What you have to do: Go through the entries and copy each one exactly. Leave none out.

*** Data excerpts

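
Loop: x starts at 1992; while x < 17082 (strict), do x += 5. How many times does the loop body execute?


Step 1: x goes from 1992 toward 17082 by 5; the body runs while x<17082, so iterations = ceil((bound-start)/step)
Step 2: Distance=15090
Step 3: ceil(15090/5)=3018

3018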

******

Written response:
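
Loop: x starts at 1992; while x < 17082 (strict), do x += 5. How many times does the loop body execute?


Step 1: x goes from 1992 toward 17082 by 5; the body runs while x<17082, so iterations = ceil((bound-start)/step)
Step 2: Distance=15090
Step 3: ceil(15090/5)=3018

3018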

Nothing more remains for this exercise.